Once you find a line containing the word "whether" in the entries below, copy it.

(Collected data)
******************************

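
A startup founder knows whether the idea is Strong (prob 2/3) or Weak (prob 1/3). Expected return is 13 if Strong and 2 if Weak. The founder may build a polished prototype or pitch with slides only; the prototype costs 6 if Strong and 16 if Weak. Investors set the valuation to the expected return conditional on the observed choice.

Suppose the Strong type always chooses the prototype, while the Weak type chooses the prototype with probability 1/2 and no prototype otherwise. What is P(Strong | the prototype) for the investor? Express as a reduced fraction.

4/5

P(the prototype) = (2/3)·1 + (1/3)·(1/2) = 5/6.
By Bayes' rule, P(Strong | the prototype) = (2/3) / (5/6) = 4/5.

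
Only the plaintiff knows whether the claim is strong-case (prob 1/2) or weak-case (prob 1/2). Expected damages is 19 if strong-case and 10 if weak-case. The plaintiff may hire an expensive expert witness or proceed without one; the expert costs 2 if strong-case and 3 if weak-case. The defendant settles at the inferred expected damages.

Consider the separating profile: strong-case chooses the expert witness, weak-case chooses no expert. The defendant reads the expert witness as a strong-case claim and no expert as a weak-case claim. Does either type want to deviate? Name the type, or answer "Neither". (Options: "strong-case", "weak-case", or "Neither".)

The expert witness pays 19; no expert pays 10.
strong-case: assigned the expert witness, nets 19 − 2 = 17; deviating to no expert nets 10.
weak-case: assigned no expert, nets 10; deviating to the expert witness nets 19 − 3 = 16.
The weak-case type gains 6 by deviating.

weak-case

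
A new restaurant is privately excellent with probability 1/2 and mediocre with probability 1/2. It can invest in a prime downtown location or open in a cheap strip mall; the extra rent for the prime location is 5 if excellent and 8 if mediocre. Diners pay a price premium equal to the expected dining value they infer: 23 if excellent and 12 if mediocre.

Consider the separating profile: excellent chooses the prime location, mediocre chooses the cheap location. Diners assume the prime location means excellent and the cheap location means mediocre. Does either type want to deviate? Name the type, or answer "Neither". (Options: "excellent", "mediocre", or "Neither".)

The prime location pays 23; the cheap location pays 12.
excellent: assigned the prime location, nets 23 − 5 = 18; deviating to the cheap location nets 12.
mediocre: assigned the cheap location, nets 12; deviating to the prime location nets 23 − 8 = 15.
The mediocre type gains 3 by deviating.

mediocre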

******************************

**Your solution**.
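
A startup founder knows whether the idea is Strong (prob 2/3) or Weak (prob 1/3). Expected return is 13 if Strong and 2 if Weak. The founder may build a polished prototype or pitch with slides only; the prototype costs 6 if Strong and 16 if Weak. Investors set the valuation to the expected return conditional on the observed choice.
Only the plaintiff knows whether the claim is strong-case (prob 1/2) or weak-case (prob 1/2). Expected damages is 19 if strong-case and 10 if weak-case. The plaintiff may hire an expensive expert witness or proceed without one; the expert costs 2 if strong-case and 3 if weak-case. The defendant settles at the inferred expected damages.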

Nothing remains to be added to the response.